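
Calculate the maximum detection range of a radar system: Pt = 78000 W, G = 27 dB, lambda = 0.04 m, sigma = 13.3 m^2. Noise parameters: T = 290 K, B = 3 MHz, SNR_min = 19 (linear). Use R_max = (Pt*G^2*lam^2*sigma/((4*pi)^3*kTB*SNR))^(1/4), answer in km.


G_lin = 10^(27/10) = 501.187234
R^4 = 78000 * 501.187234^2 * 0.04^2 * 13.3 / ((4*pi)^3 * 1.38e-23 * 290 * 3000000.0 * 19)
R^4 = 9.21053e17 m^4
R_max = (9.21053e17)^(1/4) = 30979.3 m = 31.0 km

31.0 km


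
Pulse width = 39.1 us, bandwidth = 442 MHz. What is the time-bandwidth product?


TBP = 39.1 * 442 = 17282.2

17282.2


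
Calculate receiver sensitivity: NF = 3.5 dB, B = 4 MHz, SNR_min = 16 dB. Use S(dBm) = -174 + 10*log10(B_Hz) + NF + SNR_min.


10*log10(4000000.0) = 66.02
S = -174 + 66.02 + 3.5 + 16 = -88.5 dBm

-88.5 dBm


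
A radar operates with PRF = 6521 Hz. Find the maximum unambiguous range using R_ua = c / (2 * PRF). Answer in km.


R_ua = 3e8 / (2 * 6521) = 23002.6 m = 23.0 km

23.0 km


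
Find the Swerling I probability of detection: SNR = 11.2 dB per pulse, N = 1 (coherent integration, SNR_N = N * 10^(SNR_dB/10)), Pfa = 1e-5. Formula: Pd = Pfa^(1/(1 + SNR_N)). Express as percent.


SNR_lin = 10^(11.2/10) = 13.18257
SNR_N = 1 * 13.18257 = 13.18257
1/(1 + SNR_N) = 1/14.18257 = 0.0705091
Pd = (1e-5)^0.0705091 = 0.44407
Pd = 44.4%

44.4%


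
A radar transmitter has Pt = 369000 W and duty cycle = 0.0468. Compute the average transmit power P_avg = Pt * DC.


P_avg = 369000 * 0.0468 = 17269.2 W

17269.2 W


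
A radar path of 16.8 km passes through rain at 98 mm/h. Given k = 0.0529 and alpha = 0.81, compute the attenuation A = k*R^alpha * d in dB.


gamma = 0.0529 * 98^0.81 = 2.169446 dB/km
A = 2.169446 * 16.8 = 36.45 dB

36.45 dB


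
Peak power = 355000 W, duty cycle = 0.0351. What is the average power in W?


P_avg = 355000 * 0.0351 = 12460.5 W

12460.5 W


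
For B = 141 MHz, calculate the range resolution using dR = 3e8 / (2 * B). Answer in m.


dR = 3e8 / (2 * 141000000.0) = 1.06 m

1.06 m


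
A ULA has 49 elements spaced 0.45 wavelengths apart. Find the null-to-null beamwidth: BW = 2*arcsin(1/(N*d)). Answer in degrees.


1/(N*d) = 1/(49*0.45) = 0.045351
BW = 2*arcsin(0.045351) = 5.2 degrees

5.2 degrees


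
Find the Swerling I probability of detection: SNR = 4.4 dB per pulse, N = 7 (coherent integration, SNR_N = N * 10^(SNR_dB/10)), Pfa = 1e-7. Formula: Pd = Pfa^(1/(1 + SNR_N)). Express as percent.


SNR_lin = 10^(4.4/10) = 2.75423
SNR_N = 7 * 2.75423 = 19.27961
1/(1 + SNR_N) = 1/20.27961 = 0.0493106
Pd = (1e-7)^0.0493106 = 0.45167
Pd = 45.2%

45.2%


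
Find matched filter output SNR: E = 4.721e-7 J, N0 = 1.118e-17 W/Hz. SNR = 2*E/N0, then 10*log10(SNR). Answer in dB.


SNR_lin = 2 * 4.721e-7 / 1.118e-17 = 8.445e10
SNR_dB = 10*log10(8.445e10) = 109.3 dB

109.3 dB


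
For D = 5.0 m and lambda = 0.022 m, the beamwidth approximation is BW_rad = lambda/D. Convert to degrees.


BW_rad = 0.022 / 5.0 = 0.0044
BW_deg = 0.25 degrees

0.25 degrees


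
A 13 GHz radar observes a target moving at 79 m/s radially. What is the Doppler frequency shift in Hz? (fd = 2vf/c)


fd = 2 * 79 * 13000000000.0 / 3e8 = 6846.7 Hz

6846.7 Hz


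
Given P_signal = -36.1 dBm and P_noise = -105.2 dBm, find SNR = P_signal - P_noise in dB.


SNR = -36.1 - (-105.2) = 69.1 dB

69.1 dB


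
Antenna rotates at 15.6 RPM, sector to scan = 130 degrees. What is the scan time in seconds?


t = 130 / (15.6 * 360) * 60 = 1.39 s

1.39 s


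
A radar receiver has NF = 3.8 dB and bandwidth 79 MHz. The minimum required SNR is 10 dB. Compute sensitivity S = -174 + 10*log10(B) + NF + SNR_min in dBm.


10*log10(79000000.0) = 78.98
S = -174 + 78.98 + 3.8 + 10 = -81.2 dBm

-81.2 dBm


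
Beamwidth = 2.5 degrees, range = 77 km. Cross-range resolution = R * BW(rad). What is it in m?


BW_rad = 0.043633231
CR = 77000 * 0.043633231 = 3359.8 m

3359.8 m


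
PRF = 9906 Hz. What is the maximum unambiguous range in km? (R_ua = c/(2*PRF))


R_ua = 3e8 / (2 * 9906) = 15142.3 m = 15.1 km

15.1 km


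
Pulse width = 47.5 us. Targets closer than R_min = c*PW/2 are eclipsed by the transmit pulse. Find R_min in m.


R_min = 3e8 * 47.5e-6 / 2 = 7125.0 m

7125.0 m


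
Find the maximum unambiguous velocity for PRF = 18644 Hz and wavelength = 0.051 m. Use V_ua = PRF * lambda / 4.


V_ua = 18644 * 0.051 / 4 = 237.7 m/s

237.7 m/s


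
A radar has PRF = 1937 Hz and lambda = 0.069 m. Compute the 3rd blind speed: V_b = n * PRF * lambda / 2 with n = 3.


V_blind = 3 * 1937 * 0.069 / 2 = 200.5 m/s

200.5 m/s


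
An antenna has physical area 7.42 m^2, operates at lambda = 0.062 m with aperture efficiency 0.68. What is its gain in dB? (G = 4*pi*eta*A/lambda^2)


G_linear = 4*pi*0.68*7.42/0.062^2 = 16494.51
G_dB = 10*log10(16494.51) = 42.2 dB

42.2 dB


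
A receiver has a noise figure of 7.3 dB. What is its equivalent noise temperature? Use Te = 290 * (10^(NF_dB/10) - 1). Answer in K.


NF_lin = 10^(7.3/10) = 5.370318
Te = 290 * (5.370318 - 1) = 1267.4 K

1267.4 K


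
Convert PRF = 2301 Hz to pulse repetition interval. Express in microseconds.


PRI = 1/2301 = 0.0004345937 s = 434.6 us

434.6 us


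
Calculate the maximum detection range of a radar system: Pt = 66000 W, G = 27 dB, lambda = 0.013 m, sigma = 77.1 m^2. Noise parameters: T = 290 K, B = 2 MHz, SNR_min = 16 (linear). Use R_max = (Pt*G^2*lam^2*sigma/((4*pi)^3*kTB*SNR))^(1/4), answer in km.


G_lin = 10^(27/10) = 501.187234
R^4 = 66000 * 501.187234^2 * 0.013^2 * 77.1 / ((4*pi)^3 * 1.38e-23 * 290 * 2000000.0 * 16)
R^4 = 8.50018e17 m^4
R_max = (8.50018e17)^(1/4) = 30363.9 m = 30.4 km

30.4 km


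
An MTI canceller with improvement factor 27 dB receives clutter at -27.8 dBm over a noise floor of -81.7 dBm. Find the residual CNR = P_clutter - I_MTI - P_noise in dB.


CNR = -27.8 - 27 - (-81.7) = 26.9 dB

26.9 dB


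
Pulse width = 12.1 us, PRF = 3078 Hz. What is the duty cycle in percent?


DC = 12.1e-6 * 3078 * 100 = 3.72%

3.72%


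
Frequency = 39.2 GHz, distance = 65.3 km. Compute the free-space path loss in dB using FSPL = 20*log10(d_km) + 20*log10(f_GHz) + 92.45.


20*log10(65.3) = 36.3
20*log10(39.2) = 31.87
FSPL = 160.6 dB

160.6 dB


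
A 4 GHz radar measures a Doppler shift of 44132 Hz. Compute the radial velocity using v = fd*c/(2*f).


v = 44132 * 3e8 / (2 * 4000000000.0) = 1655.0 m/s

1655.0 m/s


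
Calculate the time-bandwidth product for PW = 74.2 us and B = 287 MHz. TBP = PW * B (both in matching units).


TBP = 74.2 * 287 = 21295.4

21295.4


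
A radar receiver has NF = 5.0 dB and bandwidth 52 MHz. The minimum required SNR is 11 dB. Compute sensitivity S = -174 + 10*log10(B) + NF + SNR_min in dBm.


10*log10(52000000.0) = 77.16
S = -174 + 77.16 + 5.0 + 11 = -80.8 dBm

-80.8 dBm


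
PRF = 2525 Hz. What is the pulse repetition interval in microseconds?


PRI = 1/2525 = 0.0003960396 s = 396.0 us

396.0 us


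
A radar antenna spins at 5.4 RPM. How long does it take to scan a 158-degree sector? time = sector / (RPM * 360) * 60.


t = 158 / (5.4 * 360) * 60 = 4.88 s

4.88 s


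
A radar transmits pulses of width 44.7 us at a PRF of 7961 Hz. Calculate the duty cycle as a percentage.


DC = 44.7e-6 * 7961 * 100 = 35.59%

35.59%


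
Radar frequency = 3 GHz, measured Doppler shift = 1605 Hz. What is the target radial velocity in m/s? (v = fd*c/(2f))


v = 1605 * 3e8 / (2 * 3000000000.0) = 80.3 m/s

80.3 m/s


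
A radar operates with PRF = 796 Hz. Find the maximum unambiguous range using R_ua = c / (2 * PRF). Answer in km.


R_ua = 3e8 / (2 * 796) = 188442.2 m = 188.4 km

188.4 km


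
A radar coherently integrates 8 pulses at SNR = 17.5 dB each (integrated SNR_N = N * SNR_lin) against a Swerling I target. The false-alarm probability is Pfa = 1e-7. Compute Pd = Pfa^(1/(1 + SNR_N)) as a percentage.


SNR_lin = 10^(17.5/10) = 56.23413
SNR_N = 8 * 56.23413 = 449.87304
1/(1 + SNR_N) = 1/450.87304 = 0.0022179
Pd = (1e-7)^0.0022179 = 0.96488
Pd = 96.5%

96.5%


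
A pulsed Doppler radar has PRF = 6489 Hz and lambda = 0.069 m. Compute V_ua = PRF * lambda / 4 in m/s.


V_ua = 6489 * 0.069 / 4 = 111.9 m/s

111.9 m/s


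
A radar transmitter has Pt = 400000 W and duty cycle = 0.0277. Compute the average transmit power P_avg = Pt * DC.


P_avg = 400000 * 0.0277 = 11080.0 W

11080.0 W


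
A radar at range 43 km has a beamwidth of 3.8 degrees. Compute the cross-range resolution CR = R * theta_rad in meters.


BW_rad = 0.066322512
CR = 43000 * 0.066322512 = 2851.9 m

2851.9 m


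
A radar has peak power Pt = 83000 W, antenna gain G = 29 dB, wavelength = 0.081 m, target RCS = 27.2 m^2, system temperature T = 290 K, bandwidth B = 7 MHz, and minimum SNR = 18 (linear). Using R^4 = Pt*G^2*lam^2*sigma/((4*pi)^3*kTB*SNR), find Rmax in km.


G_lin = 10^(29/10) = 794.328235
R^4 = 83000 * 794.328235^2 * 0.081^2 * 27.2 / ((4*pi)^3 * 1.38e-23 * 290 * 7000000.0 * 18)
R^4 = 9.33985e18 m^4
R_max = (9.33985e18)^(1/4) = 55282.2 m = 55.3 km

55.3 km


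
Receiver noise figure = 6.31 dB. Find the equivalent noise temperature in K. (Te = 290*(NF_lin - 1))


NF_lin = 10^(6.31/10) = 4.275629
Te = 290 * (4.275629 - 1) = 949.9 K

949.9 K


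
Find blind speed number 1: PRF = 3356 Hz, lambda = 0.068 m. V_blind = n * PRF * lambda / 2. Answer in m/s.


V_blind = 1 * 3356 * 0.068 / 2 = 114.1 m/s

114.1 m/s


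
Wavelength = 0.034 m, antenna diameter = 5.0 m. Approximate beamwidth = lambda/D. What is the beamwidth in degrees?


BW_rad = 0.034 / 5.0 = 0.0068
BW_deg = 0.39 degrees

0.39 degrees


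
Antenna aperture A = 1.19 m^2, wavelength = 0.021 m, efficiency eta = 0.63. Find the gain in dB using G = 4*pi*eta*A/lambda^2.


G_linear = 4*pi*0.63*1.19/0.021^2 = 21362.83
G_dB = 10*log10(21362.83) = 43.3 dB

43.3 dB


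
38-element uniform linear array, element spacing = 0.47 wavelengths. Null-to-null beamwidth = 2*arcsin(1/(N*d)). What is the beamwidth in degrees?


1/(N*d) = 1/(38*0.47) = 0.055991
BW = 2*arcsin(0.055991) = 6.4 degrees

6.4 degrees


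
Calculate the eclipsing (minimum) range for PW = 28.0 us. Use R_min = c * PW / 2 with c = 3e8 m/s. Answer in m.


R_min = 3e8 * 28.0e-6 / 2 = 4200.0 m

4200.0 m


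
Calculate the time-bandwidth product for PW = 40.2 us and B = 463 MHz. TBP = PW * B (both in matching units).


TBP = 40.2 * 463 = 18612.6

18612.6


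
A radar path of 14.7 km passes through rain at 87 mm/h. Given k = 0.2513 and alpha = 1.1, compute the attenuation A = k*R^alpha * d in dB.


gamma = 0.2513 * 87^1.1 = 34.17147 dB/km
A = 34.17147 * 14.7 = 502.32 dB

502.32 dB


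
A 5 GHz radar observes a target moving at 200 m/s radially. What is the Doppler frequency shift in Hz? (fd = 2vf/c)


fd = 2 * 200 * 5000000000.0 / 3e8 = 6666.7 Hz

6666.7 Hz


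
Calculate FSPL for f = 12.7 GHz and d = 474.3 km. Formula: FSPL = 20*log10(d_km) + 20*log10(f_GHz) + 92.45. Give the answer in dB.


20*log10(474.3) = 53.52
20*log10(12.7) = 22.08
FSPL = 168.0 dB

168.0 dB


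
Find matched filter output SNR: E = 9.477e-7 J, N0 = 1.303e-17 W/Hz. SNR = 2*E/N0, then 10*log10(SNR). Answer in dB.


SNR_lin = 2 * 9.477e-7 / 1.303e-17 = 1.455e11
SNR_dB = 10*log10(1.455e11) = 111.6 dB

111.6 dB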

··········

Problem details:
Go to the line holding "Calculate the time-bandwidth product for PW = 40.2" in the entries above and return it, along with every line after it, exactly as written.

Problem solution:
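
Calculate the time-bandwidth product for PW = 40.2 us and B = 463 MHz. TBP = PW * B (both in matching units).


TBP = 40.2 * 463 = 18612.6

18612.6


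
A radar path of 14.7 km passes through rain at 87 mm/h. Given k = 0.2513 and alpha = 1.1, compute the attenuation A = k*R^alpha * d in dB.


gamma = 0.2513 * 87^1.1 = 34.17147 dB/km
A = 34.17147 * 14.7 = 502.32 dB

502.32 dB


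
A 5 GHz radar observes a target moving at 200 m/s radially. What is the Doppler frequency shift in Hz? (fd = 2vf/c)


fd = 2 * 200 * 5000000000.0 / 3e8 = 6666.7 Hz

6666.7 Hz


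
Calculate FSPL for f = 12.7 GHz and d = 474.3 km. Formula: FSPL = 20*log10(d_km) + 20*log10(f_GHz) + 92.45. Give the answer in dB.


20*log10(474.3) = 53.52
20*log10(12.7) = 22.08
FSPL = 168.0 dB

168.0 dB


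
Find matched filter output SNR: E = 9.477e-7 J, N0 = 1.303e-17 W/Hz. SNR = 2*E/N0, then 10*log10(SNR). Answer in dB.


SNR_lin = 2 * 9.477e-7 / 1.303e-17 = 1.455e11
SNR_dB = 10*log10(1.455e11) = 111.6 dB

111.6 dB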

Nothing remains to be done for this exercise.